======== Dataset content ========

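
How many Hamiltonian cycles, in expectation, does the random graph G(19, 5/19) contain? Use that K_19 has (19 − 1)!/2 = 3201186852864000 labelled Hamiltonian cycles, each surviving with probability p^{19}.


K_19 has (19 − 1)!/2 = 3201186852864000 labelled Hamiltonian cycles.
For each such Hamiltonian cycle H, let X_H = 1 if all 19 edges of H are present in G. Then P[X_H = 1] = p^{19} = (5/19)^{19} = 19073486328125/1978419655660313589123979.
By linearity of expectation: E[X] = Σ_H E[X_H] = 3201186852864000 · p^{19} = 3201186852864000 · 19073486328125/1978419655660313589123979 = 61057793671875000000000000000/1978419655660313589123979.
Numerically: E[X] ≈ 3.086e+04.

E[X] = 3201186852864000 · (5/19)^{19} = 61057793671875000000000000000/1978419655660313589123979 ≈ 3.086e+04.


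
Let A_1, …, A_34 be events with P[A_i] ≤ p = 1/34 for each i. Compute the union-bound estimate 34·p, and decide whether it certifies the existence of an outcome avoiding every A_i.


Union bound: P[∪_{i=1}^{34} A_i] ≤ Σ_i P[A_i] ≤ 34·p = 34·(1/34) = 1.
Numerically: 1 ≈ 1.0000000.
Is 1 < 1? NO.
Since the bound 1 is ≥ 1, the union bound is uninformative here; it does NOT by itself certify existence.

34·p = 1 ≈ 1.0000000; existence NOT certified by the union bound.


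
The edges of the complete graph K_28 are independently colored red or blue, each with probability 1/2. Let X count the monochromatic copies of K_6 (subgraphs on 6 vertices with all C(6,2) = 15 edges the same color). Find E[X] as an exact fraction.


Let X = Σ_S X_S over the C(28, 6) = 376740 subsets S of size 6, where X_S = 1 if the K_6 on S is monochromatic.
For a fixed S, the K_6 on S has C(6, 2) = 15 edges. P[all 15 edges red] = (1/2)^15, and likewise for blue, so P[monochromatic] = 2·(1/2)^15 = 2^{1 − 15} = 1/16384.
By linearity of expectation: E[X] = C(28, 6) · 2^{1 − 15} = 376740 · 1/16384 = 94185/4096.
Numerically: E[X] ≈ 22.99438.

E[X] = C(28,6)·2^(1−C(6,2)) = 94185/4096 ≈ 22.99438.


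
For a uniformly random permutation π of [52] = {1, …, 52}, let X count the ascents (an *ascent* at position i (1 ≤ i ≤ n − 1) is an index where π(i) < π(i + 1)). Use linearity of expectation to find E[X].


Write X = Σ X_I over i = 1, …, 51, with X_I the indicator of one ascent.
There are 51 indicators.
For each fixed i, the pair (π(i), π(i+1)) is a uniformly random ordered pair of distinct values from {1, …, 52}; by symmetry P[π(i) < π(i+1)] = 1/2.
By linearity: E[X] = 51 · (1/2) = (52 − 1) · (1/2) = 51/2 ≈ 25.50000.

E[X] = 51/2 = 25.50000.


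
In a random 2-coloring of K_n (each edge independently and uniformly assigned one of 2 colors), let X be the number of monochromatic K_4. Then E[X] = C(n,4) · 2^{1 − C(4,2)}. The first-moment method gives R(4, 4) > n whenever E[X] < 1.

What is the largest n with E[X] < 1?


We need C(n, 4) · 2^{1 − 6} < 1, i.e. C(n, 4) < 2^{6 − 1} = 32.
Check values of n near the boundary:
  n = 5: C(5, 4) = 5; 5 < 32? YES
  n = 6: C(6, 4) = 15; 15 < 32? YES
  n = 7: C(7, 4) = 35; 35 < 32? NO
  n = 8: C(8, 4) = 70; 70 < 32? NO
The largest n with C(n, 4) < 32 is n = 6 (where E[X] = 15/32 ≈ 0.46875). Hence R(4, 4) > 6, i.e. R(4, 4) ≥ 7.

Largest n = 6; hence R(4, 4) > 6.


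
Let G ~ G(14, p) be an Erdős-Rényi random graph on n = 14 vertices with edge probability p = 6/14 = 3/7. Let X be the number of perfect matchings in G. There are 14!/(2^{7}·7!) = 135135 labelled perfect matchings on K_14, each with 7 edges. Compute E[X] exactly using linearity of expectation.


K_14 has 14!/(2^{7}·7!) = 135135 labelled perfect matchings.
For each such perfect matching H, let X_H = 1 if all 7 edges of H are present in G. Then P[X_H = 1] = p^{7} = (3/7)^{7} = 2187/823543.
By linearity: E[X] = Σ_H E[X_H] = 135135 · p^{7} = 135135 · 2187/823543 = 42220035/117649.
Numerically: E[X] ≈ 358.86.

E[X] = 135135 · (3/7)^{7} = 42220035/117649 ≈ 358.86.


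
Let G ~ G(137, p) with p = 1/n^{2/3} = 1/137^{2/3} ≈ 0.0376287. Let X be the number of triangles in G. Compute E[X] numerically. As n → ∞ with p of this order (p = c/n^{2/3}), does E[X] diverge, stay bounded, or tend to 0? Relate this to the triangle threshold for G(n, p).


Number of potential triangles: C(137, 3) = 419220.
Each occurs with probability p³ ≈ (0.0376287)³ ≈ 5.32793436e-05.
By linearity: E[X] = C(137, 3)·p³ ≈ 419220 · 5.32793436e-05 ≈ 22.335766.
Since α = 2/3 < 1, p = c/n^{2/3} ≫ 1/n is above the triangle threshold p ~ 1/n. Asymptotically E[X] ~ (c³/6)·n^{3(1−α)} = (1³/6)·n^{1} → ∞; triangles are abundant w.h.p.

E[X] ≈ 22.335766; in regime p = Θ(1/n^{2/3}) E[X] diverges (above the triangle threshold p ~ 1/n).


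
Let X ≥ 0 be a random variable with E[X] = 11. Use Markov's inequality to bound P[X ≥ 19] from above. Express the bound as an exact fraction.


μ = E[X] = 11, a = 19.
Markov: P[X ≥ 19] ≤ μ/a = (11)/19 = 11/19.
Numerically: ≈ 0.579.
(Since a = 19 > μ = 11.000, the bound 11/19 is < 1 and informative.)

P[X ≥ 19] ≤ 11/19 ≈ 0.579.


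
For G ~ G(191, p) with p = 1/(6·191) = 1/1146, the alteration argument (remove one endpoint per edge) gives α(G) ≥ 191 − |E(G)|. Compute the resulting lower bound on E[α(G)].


E[|E(G)|] = C(191, 2)·p = 18145 · (1/1146) = 95/6.
E[α(G)] ≥ n − E[|E(G)|] = 191 − 95/6 = 1051/6.
Numerically: ≈ 175.1667.
(This is only a lower bound; the true E[α(G)] may be larger.)

E[α(G)] ≥ 1051/6 ≈ 175.1667.


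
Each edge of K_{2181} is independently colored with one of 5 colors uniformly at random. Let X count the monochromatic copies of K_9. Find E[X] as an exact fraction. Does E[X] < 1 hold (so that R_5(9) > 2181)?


E[X] = C(2181, 9) · 5^{1 − 36} = 3026635205263909847920400 · 5^{−35} = 3026635205263909847920400/2910383045673370361328125.
As a reduced fraction: E[X] = 121065408210556393916816/116415321826934814453125 ≈ 1.0399.
Is E[X] < 1? NO.
Since E[X] ≥ 1, the first-moment bound is inconclusive at n = 2181; it does NOT by itself certify R_5(9) > 2181.

E[X] = 121065408210556393916816/116415321826934814453125 ≈ 1.0399; E[X] ≥ 1; first-moment method inconclusive here.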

========

◆ **Exercise brief**
Would you please copy every line of the data exactly?

◆ **Solution to the exercise**
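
How many Hamiltonian cycles, in expectation, does the random graph G(19, 5/19) contain? Use that K_19 has (19 − 1)!/2 = 3201186852864000 labelled Hamiltonian cycles, each surviving with probability p^{19}.


K_19 has (19 − 1)!/2 = 3201186852864000 labelled Hamiltonian cycles.
For each such Hamiltonian cycle H, let X_H = 1 if all 19 edges of H are present in G. Then P[X_H = 1] = p^{19} = (5/19)^{19} = 19073486328125/1978419655660313589123979.
By linearity of expectation: E[X] = Σ_H E[X_H] = 3201186852864000 · p^{19} = 3201186852864000 · 19073486328125/1978419655660313589123979 = 61057793671875000000000000000/1978419655660313589123979.
Numerically: E[X] ≈ 3.086e+04.

E[X] = 3201186852864000 · (5/19)^{19} = 61057793671875000000000000000/1978419655660313589123979 ≈ 3.086e+04.


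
Let A_1, …, A_34 be events with P[A_i] ≤ p = 1/34 for each i. Compute the union-bound estimate 34·p, and decide whether it certifies the existence of an outcome avoiding every A_i.


Union bound: P[∪_{i=1}^{34} A_i] ≤ Σ_i P[A_i] ≤ 34·p = 34·(1/34) = 1.
Numerically: 1 ≈ 1.0000000.
Is 1 < 1? NO.
Since the bound 1 is ≥ 1, the union bound is uninformative here; it does NOT by itself certify existence.

34·p = 1 ≈ 1.0000000; existence NOT certified by the union bound.


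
The edges of the complete graph K_28 are independently colored red or blue, each with probability 1/2. Let X count the monochromatic copies of K_6 (subgraphs on 6 vertices with all C(6,2) = 15 edges the same color). Find E[X] as an exact fraction.


Let X = Σ_S X_S over the C(28, 6) = 376740 subsets S of size 6, where X_S = 1 if the K_6 on S is monochromatic.
For a fixed S, the K_6 on S has C(6, 2) = 15 edges. P[all 15 edges red] = (1/2)^15, and likewise for blue, so P[monochromatic] = 2·(1/2)^15 = 2^{1 − 15} = 1/16384.
By linearity of expectation: E[X] = C(28, 6) · 2^{1 − 15} = 376740 · 1/16384 = 94185/4096.
Numerically: E[X] ≈ 22.99438.

E[X] = C(28,6)·2^(1−C(6,2)) = 94185/4096 ≈ 22.99438.


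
For a uniformly random permutation π of [52] = {1, …, 52}, let X count the ascents (an *ascent* at position i (1 ≤ i ≤ n − 1) is an index where π(i) < π(i + 1)). Use linearity of expectation to find E[X].


Write X = Σ X_I over i = 1, …, 51, with X_I the indicator of one ascent.
There are 51 indicators.
For each fixed i, the pair (π(i), π(i+1)) is a uniformly random ordered pair of distinct values from {1, …, 52}; by symmetry P[π(i) < π(i+1)] = 1/2.
By linearity: E[X] = 51 · (1/2) = (52 − 1) · (1/2) = 51/2 ≈ 25.50000.

E[X] = 51/2 = 25.50000.


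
In a random 2-coloring of K_n (each edge independently and uniformly assigned one of 2 colors), let X be the number of monochromatic K_4. Then E[X] = C(n,4) · 2^{1 − C(4,2)}. The first-moment method gives R(4, 4) > n whenever E[X] < 1.

What is the largest n with E[X] < 1?


We need C(n, 4) · 2^{1 − 6} < 1, i.e. C(n, 4) < 2^{6 − 1} = 32.
Check values of n near the boundary:
  n = 5: C(5, 4) = 5; 5 < 32? YES
  n = 6: C(6, 4) = 15; 15 < 32? YES
  n = 7: C(7, 4) = 35; 35 < 32? NO
  n = 8: C(8, 4) = 70; 70 < 32? NO
The largest n with C(n, 4) < 32 is n = 6 (where E[X] = 15/32 ≈ 0.46875). Hence R(4, 4) > 6, i.e. R(4, 4) ≥ 7.

Largest n = 6; hence R(4, 4) > 6.


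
Let G ~ G(14, p) be an Erdős-Rényi random graph on n = 14 vertices with edge probability p = 6/14 = 3/7. Let X be the number of perfect matchings in G. There are 14!/(2^{7}·7!) = 135135 labelled perfect matchings on K_14, each with 7 edges. Compute E[X] exactly using linearity of expectation.


K_14 has 14!/(2^{7}·7!) = 135135 labelled perfect matchings.
For each such perfect matching H, let X_H = 1 if all 7 edges of H are present in G. Then P[X_H = 1] = p^{7} = (3/7)^{7} = 2187/823543.
By linearity: E[X] = Σ_H E[X_H] = 135135 · p^{7} = 135135 · 2187/823543 = 42220035/117649.
Numerically: E[X] ≈ 358.86.

E[X] = 135135 · (3/7)^{7} = 42220035/117649 ≈ 358.86.


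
Let G ~ G(137, p) with p = 1/n^{2/3} = 1/137^{2/3} ≈ 0.0376287. Let X be the number of triangles in G. Compute E[X] numerically. As n → ∞ with p of this order (p = c/n^{2/3}), does E[X] diverge, stay bounded, or tend to 0? Relate this to the triangle threshold for G(n, p).


Number of potential triangles: C(137, 3) = 419220.
Each occurs with probability p³ ≈ (0.0376287)³ ≈ 5.32793436e-05.
By linearity: E[X] = C(137, 3)·p³ ≈ 419220 · 5.32793436e-05 ≈ 22.335766.
Since α = 2/3 < 1, p = c/n^{2/3} ≫ 1/n is above the triangle threshold p ~ 1/n. Asymptotically E[X] ~ (c³/6)·n^{3(1−α)} = (1³/6)·n^{1} → ∞; triangles are abundant w.h.p.

E[X] ≈ 22.335766; in regime p = Θ(1/n^{2/3}) E[X] diverges (above the triangle threshold p ~ 1/n).


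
Let X ≥ 0 be a random variable with E[X] = 11. Use Markov's inequality to bound P[X ≥ 19] from above. Express the bound as an exact fraction.


μ = E[X] = 11, a = 19.
Markov: P[X ≥ 19] ≤ μ/a = (11)/19 = 11/19.
Numerically: ≈ 0.579.
(Since a = 19 > μ = 11.000, the bound 11/19 is < 1 and informative.)

P[X ≥ 19] ≤ 11/19 ≈ 0.579.


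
For G ~ G(191, p) with p = 1/(6·191) = 1/1146, the alteration argument (remove one endpoint per edge) gives α(G) ≥ 191 − |E(G)|. Compute the resulting lower bound on E[α(G)].


E[|E(G)|] = C(191, 2)·p = 18145 · (1/1146) = 95/6.
E[α(G)] ≥ n − E[|E(G)|] = 191 − 95/6 = 1051/6.
Numerically: ≈ 175.1667.
(This is only a lower bound; the true E[α(G)] may be larger.)

E[α(G)] ≥ 1051/6 ≈ 175.1667.


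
Each edge of K_{2181} is independently colored with one of 5 colors uniformly at random. Let X count the monochromatic copies of K_9. Find E[X] as an exact fraction. Does E[X] < 1 hold (so that R_5(9) > 2181)?


E[X] = C(2181, 9) · 5^{1 − 36} = 3026635205263909847920400 · 5^{−35} = 3026635205263909847920400/2910383045673370361328125.
As a reduced fraction: E[X] = 121065408210556393916816/116415321826934814453125 ≈ 1.0399.
Is E[X] < 1? NO.
Since E[X] ≥ 1, the first-moment bound is inconclusive at n = 2181; it does NOT by itself certify R_5(9) > 2181.

E[X] = 121065408210556393916816/116415321826934814453125 ≈ 1.0399; E[X] ≥ 1; first-moment method inconclusive here.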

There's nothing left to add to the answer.